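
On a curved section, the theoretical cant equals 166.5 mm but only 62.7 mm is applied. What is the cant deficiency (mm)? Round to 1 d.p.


Cant deficiency = equilibrium cant - actual cant
CD = 166.5 - 62.7
CD = 103.8 mm

103.8


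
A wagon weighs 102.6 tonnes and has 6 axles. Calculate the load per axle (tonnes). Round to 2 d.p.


Load per axle = total weight / number of axles
Load = 102.6 / 6
Load = 17.10 tonnes

17.10


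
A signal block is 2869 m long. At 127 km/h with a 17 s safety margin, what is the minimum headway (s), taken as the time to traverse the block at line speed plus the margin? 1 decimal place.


V = 127 / 3.6 = 35.2778 m/s
Block traversal time = 2869 / 35.2778 = 81.326 s
Headway = 81.326 + 17
Headway = 98.3 s

98.3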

Action item — Would you please reproduce all of the lines above exactly?

Finished task —
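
On a curved section, the theoretical cant equals 166.5 mm but only 62.7 mm is applied. What is the cant deficiency (mm)? Round to 1 d.p.


Cant deficiency = equilibrium cant - actual cant
CD = 166.5 - 62.7
CD = 103.8 mm

103.8


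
A wagon weighs 102.6 tonnes and has 6 axles. Calculate the load per axle (tonnes). Round to 2 d.p.


Load per axle = total weight / number of axles
Load = 102.6 / 6
Load = 17.10 tonnes

17.10


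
A signal block is 2869 m long. At 127 km/h with a 17 s safety margin, what is the minimum headway (s), taken as the time to traverse the block at line speed plus the margin? 1 decimal place.


V = 127 / 3.6 = 35.2778 m/s
Block traversal time = 2869 / 35.2778 = 81.326 s
Headway = 81.326 + 17
Headway = 98.3 s

98.3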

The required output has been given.